→ **YOUR OBJECTIVE**:
Retype each record exactly, please. Skip none.

Stored data entries:
________________
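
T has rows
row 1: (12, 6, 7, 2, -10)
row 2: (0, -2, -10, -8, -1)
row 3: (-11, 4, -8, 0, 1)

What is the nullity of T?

Row reduce to echelon form.
R3 ← R3 + (11/12)·R1: [0, 19/2, -19/12, 11/6, -49/6]
R3 ← R3 + (19/4)·R2: [0, 0, -589/12, -217/6, -155/12]
3 nonzero rows, so rank(T) = 3.
T has 5 columns; by rank–nullity, nullity = 5 − 3 = 2.

2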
________________
→ **RESPONSE TO THIS TASK**:
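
T has rows
row 1: (12, 6, 7, 2, -10)
row 2: (0, -2, -10, -8, -1)
row 3: (-11, 4, -8, 0, 1)

What is the nullity of T?

Row reduce to echelon form.
R3 ← R3 + (11/12)·R1: [0, 19/2, -19/12, 11/6, -49/6]
R3 ← R3 + (19/4)·R2: [0, 0, -589/12, -217/6, -155/12]
3 nonzero rows, so rank(T) = 3.
T has 5 columns; by rank–nullity, nullity = 5 − 3 = 2.

2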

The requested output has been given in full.